Pick every line out of the entries below that has the string "electronics", and copy it.

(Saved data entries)
%%
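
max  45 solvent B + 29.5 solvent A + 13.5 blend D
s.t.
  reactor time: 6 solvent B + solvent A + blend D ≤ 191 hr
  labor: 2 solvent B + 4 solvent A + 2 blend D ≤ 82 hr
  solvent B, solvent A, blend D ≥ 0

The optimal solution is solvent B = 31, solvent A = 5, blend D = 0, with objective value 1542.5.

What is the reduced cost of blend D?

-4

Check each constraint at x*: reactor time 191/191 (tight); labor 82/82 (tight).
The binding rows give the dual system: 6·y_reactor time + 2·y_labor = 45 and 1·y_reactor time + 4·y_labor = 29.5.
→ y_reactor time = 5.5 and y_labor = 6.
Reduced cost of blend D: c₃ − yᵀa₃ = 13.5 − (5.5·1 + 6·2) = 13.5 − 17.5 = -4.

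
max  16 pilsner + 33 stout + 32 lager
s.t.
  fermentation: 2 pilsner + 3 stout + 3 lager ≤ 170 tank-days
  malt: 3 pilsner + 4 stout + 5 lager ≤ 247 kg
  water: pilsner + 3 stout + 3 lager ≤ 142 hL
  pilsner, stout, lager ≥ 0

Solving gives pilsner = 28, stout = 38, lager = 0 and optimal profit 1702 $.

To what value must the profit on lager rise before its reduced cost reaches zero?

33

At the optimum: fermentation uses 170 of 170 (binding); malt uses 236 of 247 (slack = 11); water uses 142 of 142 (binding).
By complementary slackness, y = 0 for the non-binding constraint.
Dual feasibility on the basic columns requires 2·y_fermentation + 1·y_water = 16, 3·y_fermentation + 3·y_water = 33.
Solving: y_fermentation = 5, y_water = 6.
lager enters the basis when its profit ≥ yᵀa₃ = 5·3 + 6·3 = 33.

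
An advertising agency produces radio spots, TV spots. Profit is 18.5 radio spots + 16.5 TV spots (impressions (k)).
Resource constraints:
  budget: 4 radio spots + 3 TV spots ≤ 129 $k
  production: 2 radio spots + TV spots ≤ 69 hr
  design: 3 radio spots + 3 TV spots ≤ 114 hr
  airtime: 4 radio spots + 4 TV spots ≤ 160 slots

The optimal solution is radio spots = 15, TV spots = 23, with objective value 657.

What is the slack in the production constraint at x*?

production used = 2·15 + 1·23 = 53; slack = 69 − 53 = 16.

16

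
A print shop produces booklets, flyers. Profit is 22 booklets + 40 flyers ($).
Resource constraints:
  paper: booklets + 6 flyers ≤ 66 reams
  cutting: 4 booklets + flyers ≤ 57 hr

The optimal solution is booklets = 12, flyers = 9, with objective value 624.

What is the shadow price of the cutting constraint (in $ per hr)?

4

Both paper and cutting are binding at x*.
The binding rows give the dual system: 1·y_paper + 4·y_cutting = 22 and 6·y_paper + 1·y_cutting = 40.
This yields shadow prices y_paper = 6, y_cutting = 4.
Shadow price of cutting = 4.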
%%
%%
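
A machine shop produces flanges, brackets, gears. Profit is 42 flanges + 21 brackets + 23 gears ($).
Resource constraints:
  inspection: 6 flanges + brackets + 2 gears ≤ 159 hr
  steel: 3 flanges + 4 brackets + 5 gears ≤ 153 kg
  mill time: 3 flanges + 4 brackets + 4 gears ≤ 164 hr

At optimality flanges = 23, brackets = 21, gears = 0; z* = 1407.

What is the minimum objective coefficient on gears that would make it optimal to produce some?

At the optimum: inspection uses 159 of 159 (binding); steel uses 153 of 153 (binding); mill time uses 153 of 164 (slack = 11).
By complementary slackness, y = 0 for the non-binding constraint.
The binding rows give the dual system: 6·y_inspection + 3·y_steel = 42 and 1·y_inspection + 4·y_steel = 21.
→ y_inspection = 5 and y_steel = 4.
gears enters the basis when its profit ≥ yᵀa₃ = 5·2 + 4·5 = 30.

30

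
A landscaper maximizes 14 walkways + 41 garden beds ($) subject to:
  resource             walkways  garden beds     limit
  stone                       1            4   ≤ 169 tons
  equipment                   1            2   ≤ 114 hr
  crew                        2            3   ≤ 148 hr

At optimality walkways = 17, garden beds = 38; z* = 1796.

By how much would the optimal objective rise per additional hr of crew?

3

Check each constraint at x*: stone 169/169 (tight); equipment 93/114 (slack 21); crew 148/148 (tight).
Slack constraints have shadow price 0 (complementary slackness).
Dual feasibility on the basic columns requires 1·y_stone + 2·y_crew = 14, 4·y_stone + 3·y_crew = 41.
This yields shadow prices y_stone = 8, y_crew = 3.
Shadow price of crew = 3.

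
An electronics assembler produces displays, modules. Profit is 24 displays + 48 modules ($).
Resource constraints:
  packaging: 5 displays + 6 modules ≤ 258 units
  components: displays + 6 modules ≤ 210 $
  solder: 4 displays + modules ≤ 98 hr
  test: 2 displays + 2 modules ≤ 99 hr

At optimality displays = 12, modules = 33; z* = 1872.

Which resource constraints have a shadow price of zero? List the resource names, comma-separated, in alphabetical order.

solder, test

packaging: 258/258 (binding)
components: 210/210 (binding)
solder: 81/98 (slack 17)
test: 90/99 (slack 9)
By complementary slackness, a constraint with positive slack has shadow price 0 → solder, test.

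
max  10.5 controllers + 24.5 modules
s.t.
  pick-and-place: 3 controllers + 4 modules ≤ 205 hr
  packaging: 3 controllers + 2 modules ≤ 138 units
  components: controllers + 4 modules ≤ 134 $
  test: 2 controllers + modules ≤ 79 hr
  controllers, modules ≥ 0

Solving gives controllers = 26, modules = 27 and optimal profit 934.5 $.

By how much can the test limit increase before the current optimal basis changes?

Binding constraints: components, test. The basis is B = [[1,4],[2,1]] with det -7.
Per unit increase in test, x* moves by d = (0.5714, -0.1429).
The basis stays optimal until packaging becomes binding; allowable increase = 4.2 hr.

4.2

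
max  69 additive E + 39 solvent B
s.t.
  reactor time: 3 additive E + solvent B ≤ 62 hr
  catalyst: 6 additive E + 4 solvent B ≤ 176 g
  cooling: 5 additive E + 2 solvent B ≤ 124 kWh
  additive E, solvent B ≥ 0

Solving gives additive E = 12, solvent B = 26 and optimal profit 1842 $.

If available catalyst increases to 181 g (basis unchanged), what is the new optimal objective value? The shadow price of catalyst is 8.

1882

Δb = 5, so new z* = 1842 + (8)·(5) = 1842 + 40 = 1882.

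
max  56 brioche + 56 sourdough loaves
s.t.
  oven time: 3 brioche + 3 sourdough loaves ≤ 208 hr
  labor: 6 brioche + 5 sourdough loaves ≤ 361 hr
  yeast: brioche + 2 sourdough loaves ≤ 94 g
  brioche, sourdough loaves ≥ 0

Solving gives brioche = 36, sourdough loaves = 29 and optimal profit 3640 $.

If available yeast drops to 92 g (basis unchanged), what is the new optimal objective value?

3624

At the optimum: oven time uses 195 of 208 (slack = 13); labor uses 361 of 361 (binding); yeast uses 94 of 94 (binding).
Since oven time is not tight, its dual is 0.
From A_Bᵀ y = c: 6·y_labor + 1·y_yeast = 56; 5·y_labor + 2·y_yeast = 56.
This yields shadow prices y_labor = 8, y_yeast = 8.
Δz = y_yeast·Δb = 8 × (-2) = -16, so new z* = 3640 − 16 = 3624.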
%%
%%
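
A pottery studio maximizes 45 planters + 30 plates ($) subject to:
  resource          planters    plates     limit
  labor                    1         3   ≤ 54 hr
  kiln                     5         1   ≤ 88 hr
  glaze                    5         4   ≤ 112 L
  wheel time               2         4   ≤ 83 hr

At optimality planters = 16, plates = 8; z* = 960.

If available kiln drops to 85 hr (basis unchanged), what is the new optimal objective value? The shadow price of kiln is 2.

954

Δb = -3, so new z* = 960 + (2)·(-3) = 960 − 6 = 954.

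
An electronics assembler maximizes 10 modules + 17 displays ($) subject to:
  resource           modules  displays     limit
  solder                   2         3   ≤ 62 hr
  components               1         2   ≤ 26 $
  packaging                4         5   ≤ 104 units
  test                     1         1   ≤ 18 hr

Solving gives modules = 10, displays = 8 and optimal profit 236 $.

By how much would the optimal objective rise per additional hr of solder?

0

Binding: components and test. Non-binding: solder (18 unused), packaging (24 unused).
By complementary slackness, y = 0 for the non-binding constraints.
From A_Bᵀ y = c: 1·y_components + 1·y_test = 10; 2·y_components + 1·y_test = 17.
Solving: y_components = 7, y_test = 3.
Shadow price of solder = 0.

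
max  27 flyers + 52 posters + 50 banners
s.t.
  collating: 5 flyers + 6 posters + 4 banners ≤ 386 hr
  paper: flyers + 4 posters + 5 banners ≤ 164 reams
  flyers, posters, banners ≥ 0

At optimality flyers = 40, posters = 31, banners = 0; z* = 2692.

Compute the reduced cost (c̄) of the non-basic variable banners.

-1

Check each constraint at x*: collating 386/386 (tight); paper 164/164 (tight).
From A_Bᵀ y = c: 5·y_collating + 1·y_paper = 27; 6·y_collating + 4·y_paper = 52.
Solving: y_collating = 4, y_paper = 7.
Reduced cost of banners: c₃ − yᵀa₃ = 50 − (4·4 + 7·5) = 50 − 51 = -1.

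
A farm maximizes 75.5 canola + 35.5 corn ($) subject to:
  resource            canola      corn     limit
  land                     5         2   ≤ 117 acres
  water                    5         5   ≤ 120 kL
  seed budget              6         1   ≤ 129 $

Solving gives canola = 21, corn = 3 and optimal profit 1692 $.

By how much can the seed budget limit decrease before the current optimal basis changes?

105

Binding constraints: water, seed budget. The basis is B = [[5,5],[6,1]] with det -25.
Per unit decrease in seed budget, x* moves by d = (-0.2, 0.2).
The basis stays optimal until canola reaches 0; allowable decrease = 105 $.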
%%
> **SOLUTION FOR THIS EXERCISE**
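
An electronics assembler produces displays, modules. Profit is 24 displays + 48 modules ($).
An electronics assembler maximizes 10 modules + 17 displays ($) subject to: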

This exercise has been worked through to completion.